Task statement —
Using the line that contains "360–200 | 0.91 |" as the start, restate each line word for word through the final line of the material below, and return only those.

Material provided —
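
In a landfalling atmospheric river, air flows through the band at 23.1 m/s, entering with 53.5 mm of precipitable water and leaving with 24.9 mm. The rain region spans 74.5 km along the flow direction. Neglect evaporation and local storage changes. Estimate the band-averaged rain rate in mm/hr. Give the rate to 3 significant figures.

Column moisture flux per unit crosswind length is F = V × PW.
Inflow: F_in = 23.1 × 53.5 = 1235.85 mm·m/s
Outflow: F_out = 23.1 × 24.9 = 575.19 mm·m/s
Steady-state rate R = (F_in − F_out)/L = (1235.85 − 575.19) / 74500 m = 8.868e-03 mm/s.
R = 8.868e-03 × 3600 = 31.9 mm/hr.

R ≈ 31.9 mm/hr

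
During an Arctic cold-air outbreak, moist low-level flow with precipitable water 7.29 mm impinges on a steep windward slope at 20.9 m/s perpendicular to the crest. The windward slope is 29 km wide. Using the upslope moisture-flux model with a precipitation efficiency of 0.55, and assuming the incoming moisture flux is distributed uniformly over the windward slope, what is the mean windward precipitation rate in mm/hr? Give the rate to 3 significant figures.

Incoming column moisture flux per unit ridge length: F = V × PW = 20.9 × 7.29 = 152.361 mm·m/s.
Spread over the 29 km slope with efficiency ε = 0.55: R = ε·F/W = 0.55 × 152.361 / 29000 m = 2.890e-03 mm/s.
R = 2.890e-03 × 3600 = 10.4 mm/hr.

R ≈ 10.4 mm/hr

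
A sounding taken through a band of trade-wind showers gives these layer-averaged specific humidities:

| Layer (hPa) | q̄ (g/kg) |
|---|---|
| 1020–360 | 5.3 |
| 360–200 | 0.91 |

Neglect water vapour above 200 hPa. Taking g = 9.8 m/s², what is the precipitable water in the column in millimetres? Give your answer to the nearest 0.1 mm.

Precipitable water is the column-integrated vapour mass per unit area: PW = (1/g) Σ q̄ Δp, with q in kg/kg and Δp in Pa (1 kg/m² of water = 1 mm).
Layer 1020–360 hPa: Δp = 660 hPa = 66000 Pa, q̄ = 0.0053 kg/kg → 0.0053 × 66000 / 9.8 = 35.69 mm
Layer 360–200 hPa: Δp = 160 hPa = 16000 Pa, q̄ = 0.00091 kg/kg → 0.00091 × 16000 / 9.8 = 1.49 mm
PW = 35.69 + 1.49 = 37.18 ≈ 37.2 mm.

PW ≈ 37.2 mm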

Solution to this task —
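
| 360–200 | 0.91 |

Neglect water vapour above 200 hPa. Taking g = 9.8 m/s², what is the precipitable water in the column in millimetres? Give your answer to the nearest 0.1 mm.

Precipitable water is the column-integrated vapour mass per unit area: PW = (1/g) Σ q̄ Δp, with q in kg/kg and Δp in Pa (1 kg/m² of water = 1 mm).
Layer 1020–360 hPa: Δp = 660 hPa = 66000 Pa, q̄ = 0.0053 kg/kg → 0.0053 × 66000 / 9.8 = 35.69 mm
Layer 360–200 hPa: Δp = 160 hPa = 16000 Pa, q̄ = 0.00091 kg/kg → 0.00091 × 16000 / 9.8 = 1.49 mm
PW = 35.69 + 1.49 = 37.18 ≈ 37.2 mm.

PW ≈ 37.2 mm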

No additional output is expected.